Exercise => In the records, find each line where "test" occurs, and copy it.
Segment Start: Task material
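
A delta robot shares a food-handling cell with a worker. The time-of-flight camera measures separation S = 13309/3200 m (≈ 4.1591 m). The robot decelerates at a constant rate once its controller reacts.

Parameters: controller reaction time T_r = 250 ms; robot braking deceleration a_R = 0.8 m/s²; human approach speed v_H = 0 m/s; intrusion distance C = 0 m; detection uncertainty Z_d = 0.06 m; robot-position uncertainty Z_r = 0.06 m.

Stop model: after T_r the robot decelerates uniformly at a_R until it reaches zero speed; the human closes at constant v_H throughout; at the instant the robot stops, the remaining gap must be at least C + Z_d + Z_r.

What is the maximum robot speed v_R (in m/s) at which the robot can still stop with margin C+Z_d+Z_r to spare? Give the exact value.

collect terms ⇒ (5/8)·v_R² + (1/4)·v_R + (-517/128) = 0
  disc = (1/4)² − 4·(5/8)·(-517/128) = 2601/256 ; √disc = 51/16
  v_R = (−(1/4) + 51/16) / (2·(5/8)) = 47/20 m/s
check:
stop time T_s = (47/20)/(4/5) = 2.9375 s
reaction-phase robot travel = 2.3500·0.2500 = 0.5875 m
robot under decel: 2.3500²/(2·0.8000) = 3.4516 m
human closes 0.0000·3.1875 = 0.0000 m
C+Z_d+Z_r = 0.0000+0.0600+0.0600 = 0.1200 m
sum ≈ 0.5875+3.4516+0.0000+0.1200 ≈ 4.1591 m = S ✓

v_R_max = 47/20 m/s = 2.3500 m/s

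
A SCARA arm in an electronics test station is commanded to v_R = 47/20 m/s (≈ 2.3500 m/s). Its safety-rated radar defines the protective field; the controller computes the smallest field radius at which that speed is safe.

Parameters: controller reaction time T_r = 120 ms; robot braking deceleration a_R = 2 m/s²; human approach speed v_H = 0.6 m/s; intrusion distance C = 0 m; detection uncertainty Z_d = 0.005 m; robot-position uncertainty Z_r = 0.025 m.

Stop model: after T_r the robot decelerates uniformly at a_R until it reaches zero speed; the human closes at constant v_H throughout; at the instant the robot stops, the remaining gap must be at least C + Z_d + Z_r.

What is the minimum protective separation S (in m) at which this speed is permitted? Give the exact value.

S_min = 19757/8000 m = 2.4696 m

T_s = v_R/a_R = (47/20)/2 = 1.1750 s
robot in T_r: 2.3500·0.1200 = 0.2820 m
braking distance = 2.3500²/(2·2.0000) = 1.3806 m
human closes 0.6000·1.2950 = 0.7770 m
residual clearance needed = 0.0000+0.0050+0.0250 = 0.0300 m
S_min ≈ 0.2820+1.3806+0.7770+0.0300  ⇒  S_min = 19757/8000 m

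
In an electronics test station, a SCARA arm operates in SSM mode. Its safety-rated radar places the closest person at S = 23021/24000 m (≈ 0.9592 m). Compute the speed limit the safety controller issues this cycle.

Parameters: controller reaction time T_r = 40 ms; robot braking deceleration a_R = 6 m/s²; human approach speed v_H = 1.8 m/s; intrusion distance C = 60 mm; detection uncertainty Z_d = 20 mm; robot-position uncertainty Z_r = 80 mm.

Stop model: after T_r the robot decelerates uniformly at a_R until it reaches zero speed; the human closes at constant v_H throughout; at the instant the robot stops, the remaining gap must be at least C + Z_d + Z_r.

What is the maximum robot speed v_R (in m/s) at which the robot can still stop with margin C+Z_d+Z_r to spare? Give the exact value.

v_R_max = 31/20 m/s = 1.5500 m/s

at the boundary: (1/12)·v² + (17/50)·v + (-17453/24000) = 0
  disc = (17/50)² − 4·(1/12)·(-17453/24000) = 128881/360000 ; √disc = 359/600
  v_R = (−(17/50) + 359/600) / (2·(1/12)) = 31/20 m/s
check:
braking lasts T_s = (31/20)/6 = 0.2583 s
robot in T_r: 1.5500·0.0400 = 0.0620 m
braking distance = 1.5500²/(2·6.0000) = 0.2002 m
person approaches 1.8000·(0.0400+0.2583) = 0.5370 m
margins: 0.0600+0.0200+0.0800 = 0.1600 m
sum ≈ 0.0620+0.2002+0.5370+0.1600 ≈ 0.9592 m = S ✓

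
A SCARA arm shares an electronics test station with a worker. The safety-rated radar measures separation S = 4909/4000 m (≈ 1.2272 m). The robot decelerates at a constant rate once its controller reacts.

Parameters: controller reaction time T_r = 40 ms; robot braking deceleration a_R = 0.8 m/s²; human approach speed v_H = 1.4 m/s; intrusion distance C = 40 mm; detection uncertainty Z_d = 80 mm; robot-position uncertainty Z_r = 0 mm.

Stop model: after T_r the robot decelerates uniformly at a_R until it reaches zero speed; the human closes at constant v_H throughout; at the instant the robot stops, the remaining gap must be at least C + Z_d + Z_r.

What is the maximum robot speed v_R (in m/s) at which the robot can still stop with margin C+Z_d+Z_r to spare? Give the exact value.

collect terms ⇒ (5/8)·v_R² + (179/100)·v_R + (-841/800) = 0
  disc = (179/100)² − 4·(5/8)·(-841/800) = 233289/40000 ; √disc = 483/200
  v_R = (−(179/100) + 483/200) / (2·(5/8)) = 1/2 m/s
check:
T_s = v_R/a_R = (1/2)/(4/5) = 0.6250 s
reaction-phase robot travel = 0.5000·0.0400 = 0.0200 m
braking distance = 0.5000²/(2·0.8000) = 0.1562 m
person approaches 1.4000·(0.0400+0.6250) = 0.9310 m
margins: 0.0400+0.0800+0.0000 = 0.1200 m
sum ≈ 0.0200+0.1562+0.9310+0.1200 ≈ 1.2272 m = S ✓

v_R_max = 1/2 m/s = 0.5000 m/s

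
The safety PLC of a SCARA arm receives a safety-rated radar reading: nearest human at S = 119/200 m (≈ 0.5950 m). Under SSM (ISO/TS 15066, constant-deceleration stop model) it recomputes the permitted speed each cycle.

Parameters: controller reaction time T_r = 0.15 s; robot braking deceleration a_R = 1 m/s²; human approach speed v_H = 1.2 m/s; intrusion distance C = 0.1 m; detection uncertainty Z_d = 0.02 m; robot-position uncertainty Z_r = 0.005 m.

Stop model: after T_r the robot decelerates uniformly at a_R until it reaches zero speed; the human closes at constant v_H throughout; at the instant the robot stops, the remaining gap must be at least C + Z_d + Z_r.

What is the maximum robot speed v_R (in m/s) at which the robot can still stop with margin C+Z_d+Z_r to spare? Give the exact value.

v_R_max = 1/5 m/s = 0.2000 m/s

collect terms ⇒ (1/2)·v_R² + (27/20)·v_R + (-29/100) = 0
  disc = (27/20)² − 4·(1/2)·(-29/100) = 961/400 ; √disc = 31/20
  v_R = (−(27/20) + 31/20) / (2·(1/2)) = 1/5 m/s
check:
T_s = v_R/a_R = (1/5)/1 = 0.2000 s
robot in T_r: 0.2000·0.1500 = 0.0300 m
braking distance = 0.2000²/(2·1.0000) = 0.0200 m
human over T_r+T_s: 1.2000·(0.1500+0.2000) = 0.4200 m
residual clearance needed = 0.1000+0.0200+0.0050 = 0.1250 m
sum ≈ 0.0300+0.0200+0.4200+0.1250 ≈ 0.5950 m = S ✓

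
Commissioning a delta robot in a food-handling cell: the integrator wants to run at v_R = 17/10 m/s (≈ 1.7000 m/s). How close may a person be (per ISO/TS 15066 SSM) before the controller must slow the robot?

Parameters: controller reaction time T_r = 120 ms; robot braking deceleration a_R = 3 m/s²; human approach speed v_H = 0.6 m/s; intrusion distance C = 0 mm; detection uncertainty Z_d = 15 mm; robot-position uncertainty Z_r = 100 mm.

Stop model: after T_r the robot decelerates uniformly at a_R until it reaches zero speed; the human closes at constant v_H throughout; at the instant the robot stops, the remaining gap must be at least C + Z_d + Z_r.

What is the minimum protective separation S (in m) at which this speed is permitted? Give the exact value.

T_s = v_R/a_R = (17/10)/3 = 0.5667 s
robot in T_r: 1.7000·0.1200 = 0.2040 m
robot under decel: 1.7000²/(2·3.0000) = 0.4817 m
human over T_r+T_s: 0.6000·(0.1200+0.5667) = 0.4120 m
C+Z_d+Z_r = 0.0000+0.0150+0.1000 = 0.1150 m
S_min ≈ 0.2040+0.4817+0.4120+0.1150  ⇒  S_min = 1819/1500 m

S_min = 1819/1500 m = 1.2127 m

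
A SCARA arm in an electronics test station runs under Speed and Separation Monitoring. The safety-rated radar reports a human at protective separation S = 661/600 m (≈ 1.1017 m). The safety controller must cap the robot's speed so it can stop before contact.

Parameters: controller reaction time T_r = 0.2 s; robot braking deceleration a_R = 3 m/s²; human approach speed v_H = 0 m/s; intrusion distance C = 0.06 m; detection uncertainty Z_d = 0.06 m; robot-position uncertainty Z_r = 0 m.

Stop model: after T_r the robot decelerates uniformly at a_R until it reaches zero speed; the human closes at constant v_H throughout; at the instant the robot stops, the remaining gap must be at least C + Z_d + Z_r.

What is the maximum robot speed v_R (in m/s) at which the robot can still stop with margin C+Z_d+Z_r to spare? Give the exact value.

quadratic (1/6)·v² + (1/5)·v + (-589/600) = 0
  disc = (1/5)² − 4·(1/6)·(-589/600) = 25/36 ; √disc = 5/6
  v_R = (−(1/5) + 5/6) / (2·(1/6)) = 19/10 m/s
check:
T_s = v_R/a_R = (19/10)/3 = 0.6333 s
reaction-phase robot travel = 1.9000·0.2000 = 0.3800 m
robot under decel: 1.9000²/(2·3.0000) = 0.6017 m
person approaches 0.0000·(0.2000+0.6333) = 0.0000 m
residual clearance needed = 0.0600+0.0600+0.0000 = 0.1200 m
sum ≈ 0.3800+0.6017+0.0000+0.1200 ≈ 1.1017 m = S ✓

v_R_max = 19/10 m/s = 1.9000 m/s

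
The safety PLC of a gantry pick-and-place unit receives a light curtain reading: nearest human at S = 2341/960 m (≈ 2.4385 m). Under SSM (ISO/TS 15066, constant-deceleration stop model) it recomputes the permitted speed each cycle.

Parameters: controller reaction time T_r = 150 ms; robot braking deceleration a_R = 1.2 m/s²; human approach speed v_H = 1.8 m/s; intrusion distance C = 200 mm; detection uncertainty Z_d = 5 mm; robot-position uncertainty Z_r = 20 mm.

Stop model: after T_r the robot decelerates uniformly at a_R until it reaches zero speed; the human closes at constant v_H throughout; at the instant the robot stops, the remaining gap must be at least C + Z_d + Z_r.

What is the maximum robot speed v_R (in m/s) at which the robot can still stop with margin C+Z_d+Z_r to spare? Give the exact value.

collect terms ⇒ (5/12)·v_R² + (33/20)·v_R + (-9329/4800) = 0
  disc = (33/20)² − 4·(5/12)·(-9329/4800) = 85849/14400 ; √disc = 293/120
  v_R = (−(33/20) + 293/120) / (2·(5/12)) = 19/20 m/s
check:
T_s = v_R/a_R = (19/20)/(6/5) = 0.7917 s
robot in T_r: 0.9500·0.1500 = 0.1425 m
robot covers 0.9500·0.7917 − ½·1.2000·0.7917² = 0.3760 m while stopping
human over T_r+T_s: 1.8000·(0.1500+0.7917) = 1.6950 m
residual clearance needed = 0.2000+0.0050+0.0200 = 0.2250 m
sum ≈ 0.1425+0.3760+1.6950+0.2250 ≈ 2.4385 m = S ✓

v_R_max = 19/20 m/s = 0.9500 m/s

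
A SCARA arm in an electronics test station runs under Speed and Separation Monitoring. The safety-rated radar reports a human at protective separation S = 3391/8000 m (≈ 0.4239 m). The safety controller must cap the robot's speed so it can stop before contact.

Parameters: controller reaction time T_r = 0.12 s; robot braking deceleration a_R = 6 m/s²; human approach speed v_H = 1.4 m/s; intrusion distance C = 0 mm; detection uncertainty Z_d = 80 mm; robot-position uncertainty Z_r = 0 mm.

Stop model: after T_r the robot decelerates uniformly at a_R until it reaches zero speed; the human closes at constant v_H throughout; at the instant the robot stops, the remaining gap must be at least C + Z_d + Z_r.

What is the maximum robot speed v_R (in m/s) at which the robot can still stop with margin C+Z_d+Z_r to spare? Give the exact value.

v_R_max = 9/20 m/s = 0.4500 m/s

quadratic (1/12)·v² + (53/150)·v + (-1407/8000) = 0
  disc = (53/150)² − 4·(1/12)·(-1407/8000) = 66049/360000 ; √disc = 257/600
  v_R = (−(53/150) + 257/600) / (2·(1/12)) = 9/20 m/s
check:
T_s = v_R/a_R = (9/20)/6 = 0.0750 s
robot covers v_R·T_r = 0.4500·0.1200 = 0.0540 m before braking
robot covers 0.4500·0.0750 − ½·6.0000·0.0750² = 0.0169 m while stopping
person approaches 1.4000·(0.1200+0.0750) = 0.2730 m
C+Z_d+Z_r = 0.0000+0.0800+0.0000 = 0.0800 m
sum ≈ 0.0540+0.0169+0.2730+0.0800 ≈ 0.4239 m = S ✓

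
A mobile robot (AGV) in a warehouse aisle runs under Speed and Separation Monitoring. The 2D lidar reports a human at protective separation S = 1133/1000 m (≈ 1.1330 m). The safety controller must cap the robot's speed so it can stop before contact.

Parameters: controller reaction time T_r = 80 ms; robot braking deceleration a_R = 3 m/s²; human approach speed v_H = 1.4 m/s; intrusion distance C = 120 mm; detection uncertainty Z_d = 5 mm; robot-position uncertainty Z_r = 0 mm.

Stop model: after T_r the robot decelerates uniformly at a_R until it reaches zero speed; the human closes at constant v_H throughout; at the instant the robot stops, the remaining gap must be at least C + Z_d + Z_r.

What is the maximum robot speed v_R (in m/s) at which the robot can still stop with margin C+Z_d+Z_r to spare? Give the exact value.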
Segment End: Task material
Task result =>
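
A SCARA arm in an electronics test station is commanded to v_R = 47/20 m/s (≈ 2.3500 m/s). Its safety-rated radar defines the protective field; the controller computes the smallest field radius at which that speed is safe.
In an electronics test station, a SCARA arm operates in SSM mode. Its safety-rated radar places the closest person at S = 23021/24000 m (≈ 0.9592 m). Compute the speed limit the safety controller issues this cycle.
A SCARA arm shares an electronics test station with a worker. The safety-rated radar measures separation S = 4909/4000 m (≈ 1.2272 m). The robot decelerates at a constant rate once its controller reacts.
A SCARA arm in an electronics test station runs under Speed and Separation Monitoring. The safety-rated radar reports a human at protective separation S = 661/600 m (≈ 1.1017 m). The safety controller must cap the robot's speed so it can stop before contact.
A SCARA arm in an electronics test station runs under Speed and Separation Monitoring. The safety-rated radar reports a human at protective separation S = 3391/8000 m (≈ 0.4239 m). The safety controller must cap the robot's speed so it can stop before contact.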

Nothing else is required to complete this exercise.